_Your objective_
Each line of the listing is to be retyped exactly as given.

_Data under study_
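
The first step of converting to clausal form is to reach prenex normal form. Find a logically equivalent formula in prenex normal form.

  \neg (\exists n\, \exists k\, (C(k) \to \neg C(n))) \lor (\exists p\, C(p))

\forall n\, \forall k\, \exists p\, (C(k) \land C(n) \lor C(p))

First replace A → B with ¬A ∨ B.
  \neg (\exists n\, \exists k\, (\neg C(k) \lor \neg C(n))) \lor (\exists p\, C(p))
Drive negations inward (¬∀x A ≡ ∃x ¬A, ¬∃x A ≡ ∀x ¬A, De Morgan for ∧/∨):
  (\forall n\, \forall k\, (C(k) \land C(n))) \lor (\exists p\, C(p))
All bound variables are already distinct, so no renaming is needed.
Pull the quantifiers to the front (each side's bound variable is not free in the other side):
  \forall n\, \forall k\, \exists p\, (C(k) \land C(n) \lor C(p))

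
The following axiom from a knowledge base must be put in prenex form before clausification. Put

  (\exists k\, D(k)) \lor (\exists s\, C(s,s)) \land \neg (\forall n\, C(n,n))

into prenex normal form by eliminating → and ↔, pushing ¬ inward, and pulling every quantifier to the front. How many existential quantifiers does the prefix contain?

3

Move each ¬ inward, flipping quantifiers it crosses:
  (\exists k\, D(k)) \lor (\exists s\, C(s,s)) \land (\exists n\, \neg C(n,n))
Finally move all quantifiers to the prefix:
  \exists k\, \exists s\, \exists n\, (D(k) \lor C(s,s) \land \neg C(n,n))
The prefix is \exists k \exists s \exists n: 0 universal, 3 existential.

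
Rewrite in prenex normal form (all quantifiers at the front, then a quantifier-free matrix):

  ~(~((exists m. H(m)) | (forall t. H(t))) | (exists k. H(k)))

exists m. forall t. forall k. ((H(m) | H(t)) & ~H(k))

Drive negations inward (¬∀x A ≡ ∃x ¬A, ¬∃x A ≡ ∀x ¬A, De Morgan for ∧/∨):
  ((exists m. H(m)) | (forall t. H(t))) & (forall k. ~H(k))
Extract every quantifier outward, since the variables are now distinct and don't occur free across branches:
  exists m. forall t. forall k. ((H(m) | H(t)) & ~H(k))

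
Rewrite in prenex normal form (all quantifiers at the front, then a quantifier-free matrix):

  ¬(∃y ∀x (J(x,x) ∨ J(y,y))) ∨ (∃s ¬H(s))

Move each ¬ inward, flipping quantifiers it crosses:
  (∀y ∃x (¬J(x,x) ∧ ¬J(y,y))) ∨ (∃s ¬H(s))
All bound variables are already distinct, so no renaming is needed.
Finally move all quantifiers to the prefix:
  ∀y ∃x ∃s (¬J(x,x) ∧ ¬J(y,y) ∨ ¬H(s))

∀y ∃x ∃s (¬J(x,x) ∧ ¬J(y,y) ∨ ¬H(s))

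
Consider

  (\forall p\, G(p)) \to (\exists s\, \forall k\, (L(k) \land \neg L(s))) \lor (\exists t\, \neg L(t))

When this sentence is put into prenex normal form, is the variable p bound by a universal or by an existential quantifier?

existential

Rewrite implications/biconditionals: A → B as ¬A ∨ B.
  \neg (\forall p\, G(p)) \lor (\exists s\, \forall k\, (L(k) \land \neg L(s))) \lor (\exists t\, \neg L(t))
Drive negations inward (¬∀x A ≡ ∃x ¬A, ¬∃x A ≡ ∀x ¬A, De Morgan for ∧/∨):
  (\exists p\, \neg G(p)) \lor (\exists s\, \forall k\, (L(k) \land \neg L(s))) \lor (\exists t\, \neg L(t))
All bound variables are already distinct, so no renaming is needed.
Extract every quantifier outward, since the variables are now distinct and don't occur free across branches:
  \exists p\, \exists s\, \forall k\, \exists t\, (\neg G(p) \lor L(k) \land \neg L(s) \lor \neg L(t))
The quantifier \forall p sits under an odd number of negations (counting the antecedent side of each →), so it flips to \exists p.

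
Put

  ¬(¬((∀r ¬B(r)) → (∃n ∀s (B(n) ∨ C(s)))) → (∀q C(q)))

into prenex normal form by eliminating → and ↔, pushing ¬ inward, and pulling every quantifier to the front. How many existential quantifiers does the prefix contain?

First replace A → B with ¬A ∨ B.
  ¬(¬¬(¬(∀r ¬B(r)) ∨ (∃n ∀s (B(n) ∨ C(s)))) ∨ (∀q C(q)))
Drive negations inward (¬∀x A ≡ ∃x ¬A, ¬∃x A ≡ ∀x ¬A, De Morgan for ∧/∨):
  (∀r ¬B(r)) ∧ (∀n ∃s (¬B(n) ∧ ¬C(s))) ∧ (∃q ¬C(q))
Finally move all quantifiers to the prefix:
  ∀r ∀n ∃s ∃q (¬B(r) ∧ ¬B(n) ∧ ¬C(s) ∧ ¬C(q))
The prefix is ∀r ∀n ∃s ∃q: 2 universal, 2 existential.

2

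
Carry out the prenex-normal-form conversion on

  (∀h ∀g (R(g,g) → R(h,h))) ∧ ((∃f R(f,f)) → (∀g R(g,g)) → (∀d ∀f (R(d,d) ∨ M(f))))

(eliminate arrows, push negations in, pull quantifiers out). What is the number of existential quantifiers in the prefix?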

_Result of this exercise_
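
The first step of converting to clausal form is to reach prenex normal form. Find a logically equivalent formula in prenex normal form.

  \neg (\exists n\, \exists k\, (C(k) \to \neg C(n))) \lor (\exists p\, C(p))

\forall n\, \forall k\, \exists p\, (C(k) \land C(n) \lor C(p))

First replace A → B with ¬A ∨ B.
  \neg (\exists n\, \exists k\, (\neg C(k) \lor \neg C(n))) \lor (\exists p\, C(p))
Drive negations inward (¬∀x A ≡ ∃x ¬A, ¬∃x A ≡ ∀x ¬A, De Morgan for ∧/∨):
  (\forall n\, \forall k\, (C(k) \land C(n))) \lor (\exists p\, C(p))
All bound variables are already distinct, so no renaming is needed.
Pull the quantifiers to the front (each side's bound variable is not free in the other side):
  \forall n\, \forall k\, \exists p\, (C(k) \land C(n) \lor C(p))

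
The following axiom from a knowledge base must be put in prenex form before clausification. Put

  (\exists k\, D(k)) \lor (\exists s\, C(s,s)) \land \neg (\forall n\, C(n,n))

into prenex normal form by eliminating → and ↔, pushing ¬ inward, and pulling every quantifier to the front. How many existential quantifiers does the prefix contain?

3

Move each ¬ inward, flipping quantifiers it crosses:
  (\exists k\, D(k)) \lor (\exists s\, C(s,s)) \land (\exists n\, \neg C(n,n))
Finally move all quantifiers to the prefix:
  \exists k\, \exists s\, \exists n\, (D(k) \lor C(s,s) \land \neg C(n,n))
The prefix is \exists k \exists s \exists n: 0 universal, 3 existential.

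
Rewrite in prenex normal form (all quantifiers at the front, then a quantifier-free matrix):

  ~(~((exists m. H(m)) | (forall t. H(t))) | (exists k. H(k)))

exists m. forall t. forall k. ((H(m) | H(t)) & ~H(k))

Drive negations inward (¬∀x A ≡ ∃x ¬A, ¬∃x A ≡ ∀x ¬A, De Morgan for ∧/∨):
  ((exists m. H(m)) | (forall t. H(t))) & (forall k. ~H(k))
Extract every quantifier outward, since the variables are now distinct and don't occur free across branches:
  exists m. forall t. forall k. ((H(m) | H(t)) & ~H(k))

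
Rewrite in prenex normal form (all quantifiers at the front, then a quantifier-free matrix):

  ¬(∃y ∀x (J(x,x) ∨ J(y,y))) ∨ (∃s ¬H(s))

Move each ¬ inward, flipping quantifiers it crosses:
  (∀y ∃x (¬J(x,x) ∧ ¬J(y,y))) ∨ (∃s ¬H(s))
All bound variables are already distinct, so no renaming is needed.
Finally move all quantifiers to the prefix:
  ∀y ∃x ∃s (¬J(x,x) ∧ ¬J(y,y) ∨ ¬H(s))

∀y ∃x ∃s (¬J(x,x) ∧ ¬J(y,y) ∨ ¬H(s))

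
Consider

  (\forall p\, G(p)) \to (\exists s\, \forall k\, (L(k) \land \neg L(s))) \lor (\exists t\, \neg L(t))

When this sentence is put into prenex normal form, is the variable p bound by a universal or by an existential quantifier?

existential

Rewrite implications/biconditionals: A → B as ¬A ∨ B.
  \neg (\forall p\, G(p)) \lor (\exists s\, \forall k\, (L(k) \land \neg L(s))) \lor (\exists t\, \neg L(t))
Drive negations inward (¬∀x A ≡ ∃x ¬A, ¬∃x A ≡ ∀x ¬A, De Morgan for ∧/∨):
  (\exists p\, \neg G(p)) \lor (\exists s\, \forall k\, (L(k) \land \neg L(s))) \lor (\exists t\, \neg L(t))
All bound variables are already distinct, so no renaming is needed.
Extract every quantifier outward, since the variables are now distinct and don't occur free across branches:
  \exists p\, \exists s\, \forall k\, \exists t\, (\neg G(p) \lor L(k) \land \neg L(s) \lor \neg L(t))
The quantifier \forall p sits under an odd number of negations (counting the antecedent side of each →), so it flips to \exists p.

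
Put

  ¬(¬((∀r ¬B(r)) → (∃n ∀s (B(n) ∨ C(s)))) → (∀q C(q)))

into prenex normal form by eliminating → and ↔, pushing ¬ inward, and pulling every quantifier to the front. How many existential quantifiers does the prefix contain?

First replace A → B with ¬A ∨ B.
  ¬(¬¬(¬(∀r ¬B(r)) ∨ (∃n ∀s (B(n) ∨ C(s)))) ∨ (∀q C(q)))
Drive negations inward (¬∀x A ≡ ∃x ¬A, ¬∃x A ≡ ∀x ¬A, De Morgan for ∧/∨):
  (∀r ¬B(r)) ∧ (∀n ∃s (¬B(n) ∧ ¬C(s))) ∧ (∃q ¬C(q))
Finally move all quantifiers to the prefix:
  ∀r ∀n ∃s ∃q (¬B(r) ∧ ¬B(n) ∧ ¬C(s) ∧ ¬C(q))
The prefix is ∀r ∀n ∃s ∃q: 2 universal, 2 existential.

2

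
Carry out the prenex-normal-form conversion on

  (∀h ∀g (R(g,g) → R(h,h))) ∧ ((∃f R(f,f)) → (∀g R(g,g)) → (∀d ∀f (R(d,d) ∨ M(f))))

(eliminate arrows, push negations in, pull quantifiers out). What is the number of existential quantifiers in the prefix?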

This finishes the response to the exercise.